__Source data__.
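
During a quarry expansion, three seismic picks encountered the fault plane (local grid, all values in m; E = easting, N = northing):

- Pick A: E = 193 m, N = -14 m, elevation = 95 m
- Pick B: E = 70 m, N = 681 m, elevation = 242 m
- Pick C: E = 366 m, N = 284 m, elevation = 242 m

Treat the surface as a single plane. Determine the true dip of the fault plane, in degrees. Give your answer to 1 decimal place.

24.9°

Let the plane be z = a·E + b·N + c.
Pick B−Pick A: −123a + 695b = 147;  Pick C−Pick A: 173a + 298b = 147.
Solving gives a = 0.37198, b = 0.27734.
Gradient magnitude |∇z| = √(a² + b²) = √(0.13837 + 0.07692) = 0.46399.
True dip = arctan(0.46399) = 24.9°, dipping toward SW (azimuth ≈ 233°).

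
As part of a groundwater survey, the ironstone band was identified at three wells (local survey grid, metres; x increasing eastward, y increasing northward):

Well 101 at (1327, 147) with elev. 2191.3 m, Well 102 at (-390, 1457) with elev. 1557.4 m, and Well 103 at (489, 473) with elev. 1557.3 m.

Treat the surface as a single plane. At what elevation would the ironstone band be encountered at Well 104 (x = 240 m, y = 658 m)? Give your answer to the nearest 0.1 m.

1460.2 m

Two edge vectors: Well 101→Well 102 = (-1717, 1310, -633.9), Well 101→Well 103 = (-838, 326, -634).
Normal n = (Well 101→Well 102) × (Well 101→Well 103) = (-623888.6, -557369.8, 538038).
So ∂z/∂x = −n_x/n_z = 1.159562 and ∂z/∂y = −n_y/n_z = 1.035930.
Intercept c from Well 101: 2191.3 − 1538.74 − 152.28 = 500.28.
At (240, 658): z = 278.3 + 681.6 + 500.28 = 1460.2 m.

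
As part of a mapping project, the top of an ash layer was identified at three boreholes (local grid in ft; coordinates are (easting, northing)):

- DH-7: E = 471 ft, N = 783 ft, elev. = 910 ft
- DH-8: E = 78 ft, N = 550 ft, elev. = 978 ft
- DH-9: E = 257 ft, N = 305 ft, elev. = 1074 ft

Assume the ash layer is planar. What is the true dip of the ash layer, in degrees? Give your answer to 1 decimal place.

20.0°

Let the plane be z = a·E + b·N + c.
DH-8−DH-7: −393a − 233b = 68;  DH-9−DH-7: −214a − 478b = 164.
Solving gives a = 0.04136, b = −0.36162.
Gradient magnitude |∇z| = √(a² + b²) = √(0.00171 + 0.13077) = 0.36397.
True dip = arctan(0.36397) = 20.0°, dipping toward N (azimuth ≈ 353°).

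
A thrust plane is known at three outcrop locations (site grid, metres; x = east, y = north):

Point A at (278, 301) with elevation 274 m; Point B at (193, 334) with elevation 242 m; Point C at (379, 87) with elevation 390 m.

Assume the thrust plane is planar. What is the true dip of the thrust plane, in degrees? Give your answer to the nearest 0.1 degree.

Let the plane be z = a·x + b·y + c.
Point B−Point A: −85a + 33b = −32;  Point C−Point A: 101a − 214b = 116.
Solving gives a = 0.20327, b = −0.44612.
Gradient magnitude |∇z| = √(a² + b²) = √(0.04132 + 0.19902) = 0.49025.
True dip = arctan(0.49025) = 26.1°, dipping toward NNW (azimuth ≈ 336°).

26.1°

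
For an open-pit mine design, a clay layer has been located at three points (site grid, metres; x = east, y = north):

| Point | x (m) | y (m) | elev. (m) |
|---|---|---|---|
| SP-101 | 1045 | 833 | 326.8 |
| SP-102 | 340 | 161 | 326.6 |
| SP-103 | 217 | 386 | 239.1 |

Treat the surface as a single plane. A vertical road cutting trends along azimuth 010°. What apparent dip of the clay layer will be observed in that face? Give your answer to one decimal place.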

__Aim of the exercise__.
Each record must be repeated exactly as it is.

__Reply to the exercise__.
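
During a quarry expansion, three seismic picks encountered the fault plane (local grid, all values in m; E = easting, N = northing):

- Pick A: E = 193 m, N = -14 m, elevation = 95 m
- Pick B: E = 70 m, N = 681 m, elevation = 242 m
- Pick C: E = 366 m, N = 284 m, elevation = 242 m

Treat the surface as a single plane. Determine the true dip of the fault plane, in degrees. Give your answer to 1 decimal place.

24.9°

Let the plane be z = a·E + b·N + c.
Pick B−Pick A: −123a + 695b = 147;  Pick C−Pick A: 173a + 298b = 147.
Solving gives a = 0.37198, b = 0.27734.
Gradient magnitude |∇z| = √(a² + b²) = √(0.13837 + 0.07692) = 0.46399.
True dip = arctan(0.46399) = 24.9°, dipping toward SW (azimuth ≈ 233°).

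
As part of a groundwater survey, the ironstone band was identified at three wells (local survey grid, metres; x increasing eastward, y increasing northward):

Well 101 at (1327, 147) with elev. 2191.3 m, Well 102 at (-390, 1457) with elev. 1557.4 m, and Well 103 at (489, 473) with elev. 1557.3 m.

Treat the surface as a single plane. At what elevation would the ironstone band be encountered at Well 104 (x = 240 m, y = 658 m)? Give your answer to the nearest 0.1 m.

1460.2 m

Two edge vectors: Well 101→Well 102 = (-1717, 1310, -633.9), Well 101→Well 103 = (-838, 326, -634).
Normal n = (Well 101→Well 102) × (Well 101→Well 103) = (-623888.6, -557369.8, 538038).
So ∂z/∂x = −n_x/n_z = 1.159562 and ∂z/∂y = −n_y/n_z = 1.035930.
Intercept c from Well 101: 2191.3 − 1538.74 − 152.28 = 500.28.
At (240, 658): z = 278.3 + 681.6 + 500.28 = 1460.2 m.

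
As part of a mapping project, the top of an ash layer was identified at three boreholes (local grid in ft; coordinates are (easting, northing)):

- DH-7: E = 471 ft, N = 783 ft, elev. = 910 ft
- DH-8: E = 78 ft, N = 550 ft, elev. = 978 ft
- DH-9: E = 257 ft, N = 305 ft, elev. = 1074 ft

Assume the ash layer is planar. What is the true dip of the ash layer, in degrees? Give your answer to 1 decimal place.

20.0°

Let the plane be z = a·E + b·N + c.
DH-8−DH-7: −393a − 233b = 68;  DH-9−DH-7: −214a − 478b = 164.
Solving gives a = 0.04136, b = −0.36162.
Gradient magnitude |∇z| = √(a² + b²) = √(0.00171 + 0.13077) = 0.36397.
True dip = arctan(0.36397) = 20.0°, dipping toward N (azimuth ≈ 353°).

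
A thrust plane is known at three outcrop locations (site grid, metres; x = east, y = north):

Point A at (278, 301) with elevation 274 m; Point B at (193, 334) with elevation 242 m; Point C at (379, 87) with elevation 390 m.

Assume the thrust plane is planar. What is the true dip of the thrust plane, in degrees? Give your answer to the nearest 0.1 degree.

Let the plane be z = a·x + b·y + c.
Point B−Point A: −85a + 33b = −32;  Point C−Point A: 101a − 214b = 116.
Solving gives a = 0.20327, b = −0.44612.
Gradient magnitude |∇z| = √(a² + b²) = √(0.04132 + 0.19902) = 0.49025.
True dip = arctan(0.49025) = 26.1°, dipping toward NNW (azimuth ≈ 336°).

26.1°

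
For an open-pit mine design, a clay layer has been located at three points (site grid, metres; x = east, y = north):

| Point | x (m) | y (m) | elev. (m) |
|---|---|---|---|
| SP-101 | 1045 | 833 | 326.8 |
| SP-102 | 340 | 161 | 326.6 |
| SP-103 | 217 | 386 | 239.1 |

Treat the surface as a single plane. A vertical road cutting trends along azimuth 010°. What apparent dip of the clay layer will be observed in that face? Give your answer to one decimal place.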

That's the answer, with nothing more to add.